==== Record set ====

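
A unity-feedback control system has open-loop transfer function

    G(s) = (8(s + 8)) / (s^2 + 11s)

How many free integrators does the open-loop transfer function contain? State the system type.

The denominator has 1 factor of s at the origin (free integrator), so this is a Type 1 system.

Type 1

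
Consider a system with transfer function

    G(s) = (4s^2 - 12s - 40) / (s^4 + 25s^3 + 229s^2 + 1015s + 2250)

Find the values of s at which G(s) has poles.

The poles are the roots of the denominator s^4 + 25s^3 + 229s^2 + 1015s + 2250 = 0.
Trying s = -9: the polynomial evaluates to 0, so (s + 9) is a factor.
Dividing out leaves s^3 + 16s^2 + 85s + 250 = 0.
This factors further as (s^2 + 6s + 25)(s + 10) = 0.

s = -3 ± 4j, -9, -10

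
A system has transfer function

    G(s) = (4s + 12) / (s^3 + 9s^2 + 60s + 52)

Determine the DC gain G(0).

G(0) = 3/13 ≈ 0.2308

Set s = 0: G(0) = (12) / (52) = 3/13.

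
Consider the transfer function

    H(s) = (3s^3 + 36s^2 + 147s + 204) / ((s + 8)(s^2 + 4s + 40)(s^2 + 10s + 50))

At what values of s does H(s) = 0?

s = -4, -4 + j, -4 - j

Set the numerator to zero: 3s^3 + 36s^2 + 147s + 204 = 0, i.e. 3·(s^3 + 12s^2 + 49s + 68) = 0.
Factoring: (s + 4)(s^2 + 8s + 17) = 0.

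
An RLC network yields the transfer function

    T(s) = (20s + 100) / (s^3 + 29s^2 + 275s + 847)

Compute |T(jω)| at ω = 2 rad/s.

|T(j2)| ≈ 0.1184

Substitute s = j2: numerator = 100 + j40, denominator = 731 + j542.
|T(j2)| = |100 + j40| / |731 + j542| = 107.70 / 910.01 ≈ 0.1184.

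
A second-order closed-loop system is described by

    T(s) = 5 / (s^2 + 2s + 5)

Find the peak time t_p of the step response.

Comparing s^2 + 2s + 5 to s^2 + 2ζωₙs + ωₙ²: ωₙ = √5 ≈ 2.236 rad/s and ζ = 2/(2·√5) ≈ 0.4472.
ζωₙ = 2/2 = 1, so ω_d = ωₙ√(1−ζ²) = √(ωₙ² − (ζωₙ)²) = √(5 − 1²) = √4 = 2 rad/s.
t_p = π/ω_d = π/2 ≈ 1.571 s.

t_p ≈ 1.571 s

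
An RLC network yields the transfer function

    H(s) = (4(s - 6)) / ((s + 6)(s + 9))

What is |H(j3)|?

|H(j3)| ≈ 0.4216

Substitute s = j3: numerator = -24 + j12, denominator = 45 + j45.
|H(j3)| = |-24 + j12| / |45 + j45| = 26.833 / 63.640 ≈ 0.4216.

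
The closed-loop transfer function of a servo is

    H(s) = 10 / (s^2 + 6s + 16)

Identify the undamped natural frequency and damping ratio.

ωₙ = 4 rad/s, ζ = 0.75

Compare the denominator to the standard form s^2 + 2ζωₙs + ωₙ².
ωₙ² = 16, so ωₙ = 4 rad/s.
2ζωₙ = 6, so ζ = 6/(2·4) = 0.75.
With ζ = 0.75 the response is underdamped.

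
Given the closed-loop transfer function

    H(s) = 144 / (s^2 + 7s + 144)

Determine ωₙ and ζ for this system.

ωₙ = 12 rad/s, ζ ≈ 0.2917

Compare the denominator to the standard form s^2 + 2ζωₙs + ωₙ².
ωₙ² = 144, so ωₙ = 12 rad/s.
2ζωₙ = 7, so ζ = 7/(2·12) ≈ 0.2917.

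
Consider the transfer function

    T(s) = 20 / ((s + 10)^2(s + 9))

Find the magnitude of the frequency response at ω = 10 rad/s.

|T(j10)| ≈ 0.007433

Substitute s = j10: numerator = 20, denominator = -2000 + j1800.
|T(j10)| = |20| / |-2000 + j1800| = 20 / 2690.7 ≈ 0.007433.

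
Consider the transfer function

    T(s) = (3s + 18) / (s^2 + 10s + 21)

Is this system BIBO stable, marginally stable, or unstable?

stable

The denominator s^2 + 10s + 21 factors as (s + 3)(s + 7), giving poles at s = -3, -7.
Since all poles lie strictly in the left half-plane, the system is stable.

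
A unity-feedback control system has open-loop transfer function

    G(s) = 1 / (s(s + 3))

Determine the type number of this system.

Type 1

The denominator has 1 factor of s at the origin (free integrator), so this is a Type 1 system.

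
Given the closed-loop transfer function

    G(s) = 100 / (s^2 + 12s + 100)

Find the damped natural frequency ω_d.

Comparing s^2 + 12s + 100 to s^2 + 2ζωₙs + ωₙ²: ωₙ = 10 rad/s and ζ = 12/(2·10) = 0.6.
ζωₙ = 12/2 = 6, so ω_d = ωₙ√(1−ζ²) = √(ωₙ² − (ζωₙ)²) = √(100 − 6²) = √64 = 8 rad/s.

ω_d = 8 rad/s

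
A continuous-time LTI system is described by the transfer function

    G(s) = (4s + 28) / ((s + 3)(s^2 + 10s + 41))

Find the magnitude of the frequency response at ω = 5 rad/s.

|G(j5)| ≈ 0.1124

Substitute s = j5: numerator = 28 + j20, denominator = -202 + j230.
|G(j5)| = |28 + j20| / |-202 + j230| = 34.409 / 306.11 ≈ 0.1124.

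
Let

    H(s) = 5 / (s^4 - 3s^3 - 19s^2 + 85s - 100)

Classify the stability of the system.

unstable

The denominator s^4 - 3s^3 - 19s^2 + 85s - 100 factors as (s^2 - 4s + 5)(s + 5)(s - 4), giving poles at s = 2 ± j, -5, 4.
Since the pole(s) at s = 2 ± j, 4 lie in the right half-plane, the system is unstable.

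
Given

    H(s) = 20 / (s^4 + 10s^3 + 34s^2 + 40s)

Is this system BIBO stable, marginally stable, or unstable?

marginally stable

The denominator s^4 + 10s^3 + 34s^2 + 40s factors as s(s^2 + 6s + 10)(s + 4), giving poles at s = 0, -3 + j, -3 - j, -4.
Since the simple pole(s) at s = 0 lie on the jω-axis with none in the right half-plane, the system is marginally stable.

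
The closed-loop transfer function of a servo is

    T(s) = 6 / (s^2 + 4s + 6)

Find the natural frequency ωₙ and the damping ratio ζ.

Compare the denominator to the standard form s^2 + 2ζωₙs + ωₙ².
ωₙ² = 6, so ωₙ = √6 ≈ 2.449 rad/s.
2ζωₙ = 4, so ζ = 4/(2·√6) ≈ 0.8165.
With ζ = 0.8165 the response is underdamped.

ωₙ ≈ 2.449 rad/s, ζ ≈ 0.8165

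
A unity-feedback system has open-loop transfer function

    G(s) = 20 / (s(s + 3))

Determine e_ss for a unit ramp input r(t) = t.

G(s) has one pole at the origin.
This is a Type 1 system. Kv = lim_{s→0} s·G(s) = 20/3.
e_ss = 1/Kv = 1/(20/3) = 3/20 ≈ 0.1500.

e_ss = 0.1500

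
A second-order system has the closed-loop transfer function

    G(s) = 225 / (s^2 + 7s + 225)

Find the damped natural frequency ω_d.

Comparing s^2 + 7s + 225 to s^2 + 2ζωₙs + ωₙ²: ωₙ = 15 rad/s and ζ = 7/(2·15) ≈ 0.2333.
ζωₙ = 7/2 = 3.5, so ω_d = ωₙ√(1−ζ²) = √(ωₙ² − (ζωₙ)²) = √(225 − 3.5²) = √212.75 ≈ 14.59 rad/s.

ω_d ≈ 14.59 rad/s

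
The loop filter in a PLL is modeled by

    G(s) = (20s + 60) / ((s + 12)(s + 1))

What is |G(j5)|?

Substitute s = j5: numerator = 60 + j100, denominator = -13 + j65.
|G(j5)| = |60 + j100| / |-13 + j65| = 116.62 / 66.287 ≈ 1.759.

|G(j5)| ≈ 1.759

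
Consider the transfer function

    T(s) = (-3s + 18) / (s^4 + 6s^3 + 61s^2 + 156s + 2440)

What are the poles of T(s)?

The poles are the roots of the denominator s^4 + 6s^3 + 61s^2 + 156s + 2440 = 0.
No real roots exist; factor into two real quadratics: (s^2 - 4s + 40)(s^2 + 10s + 61) = 0.
Each quadratic gives a conjugate pair via the quadratic formula.

s = 2 + 6j, 2 - 6j, -5 + 6j, -5 - 6j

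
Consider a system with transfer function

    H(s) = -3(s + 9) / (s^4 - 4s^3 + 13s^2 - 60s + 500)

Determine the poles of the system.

The poles are the roots of the denominator s^4 - 4s^3 + 13s^2 - 60s + 500 = 0.
No real roots exist; factor into two real quadratics: (s^2 - 8s + 25)(s^2 + 4s + 20) = 0.
Each quadratic gives a conjugate pair via the quadratic formula.

s = 4 + 3j, 4 - 3j, -2 + 4j, -2 - 4j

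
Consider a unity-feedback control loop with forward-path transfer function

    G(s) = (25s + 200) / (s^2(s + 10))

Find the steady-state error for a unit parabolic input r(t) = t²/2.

e_ss = 0.05000

G(s) has 2 poles at the origin.
This is a Type 2 system. Ka = lim_{s→0} s^2·G(s) = 200/10 = 20.
e_ss = 1/Ka = 1/(20) = 1/20 ≈ 0.05000.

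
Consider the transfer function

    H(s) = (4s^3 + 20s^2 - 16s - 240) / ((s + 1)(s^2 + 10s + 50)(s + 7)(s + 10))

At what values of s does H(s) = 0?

s = -4 ± 2j, 3

Set the numerator to zero: 4s^3 + 20s^2 - 16s - 240 = 0, i.e. 4·(s^3 + 5s^2 - 4s - 60) = 0.
Factoring: (s^2 + 8s + 20)(s - 3) = 0.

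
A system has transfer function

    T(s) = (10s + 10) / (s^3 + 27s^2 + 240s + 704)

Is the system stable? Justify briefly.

stable

The denominator s^3 + 27s^2 + 240s + 704 factors as (s + 11)(s + 8)^2, giving poles at s = -11, -8, -8.
Since all poles lie strictly in the left half-plane, the system is stable.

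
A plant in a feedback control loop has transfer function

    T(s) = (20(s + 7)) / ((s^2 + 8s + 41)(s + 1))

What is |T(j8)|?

|T(j8)| ≈ 0.3878

Substitute s = j8: numerator = 140 + j160, denominator = -535 - j120.
|T(j8)| = |140 + j160| / |-535 - j120| = 212.60 / 548.29 ≈ 0.3878.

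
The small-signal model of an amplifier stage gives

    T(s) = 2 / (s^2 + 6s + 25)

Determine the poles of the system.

The poles are the roots of the denominator s^2 + 6s + 25 = 0.
Using the quadratic formula: s = (-6 ± √(-64))/2 = -3 ± 4j.

s = -3 + 4j, -3 - 4j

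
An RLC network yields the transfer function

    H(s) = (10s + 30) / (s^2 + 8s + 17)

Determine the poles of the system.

s = -4 ± j

The poles are the roots of the denominator s^2 + 8s + 17 = 0.
Using the quadratic formula: s = (-8 ± √(-4))/2 = -4 ± 1j.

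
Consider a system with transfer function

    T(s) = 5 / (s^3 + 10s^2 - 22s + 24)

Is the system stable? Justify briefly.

The denominator s^3 + 10s^2 - 22s + 24 factors as (s^2 - 2s + 2)(s + 12), giving poles at s = 1 + j, 1 - j, -12.
Since the pole(s) at s = 1 + j, 1 - j lie in the right half-plane, the system is unstable.

unstable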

====

[Work instructions]
Of all the entries above, retype exactly the lines from the line with "H(s) = (4(s - 6)) / ((s + 6)(s + 9))" to the line with "H(s) = 144 / (s^2 + 7s + 144)", both included, and no others.

[Solution]
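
    H(s) = (4(s - 6)) / ((s + 6)(s + 9))

What is |H(j3)|?

|H(j3)| ≈ 0.4216

Substitute s = j3: numerator = -24 + j12, denominator = 45 + j45.
|H(j3)| = |-24 + j12| / |45 + j45| = 26.833 / 63.640 ≈ 0.4216.

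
The closed-loop transfer function of a servo is

    H(s) = 10 / (s^2 + 6s + 16)

Identify the undamped natural frequency and damping ratio.

ωₙ = 4 rad/s, ζ = 0.75

Compare the denominator to the standard form s^2 + 2ζωₙs + ωₙ².
ωₙ² = 16, so ωₙ = 4 rad/s.
2ζωₙ = 6, so ζ = 6/(2·4) = 0.75.
With ζ = 0.75 the response is underdamped.

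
Given the closed-loop transfer function

    H(s) = 144 / (s^2 + 7s + 144)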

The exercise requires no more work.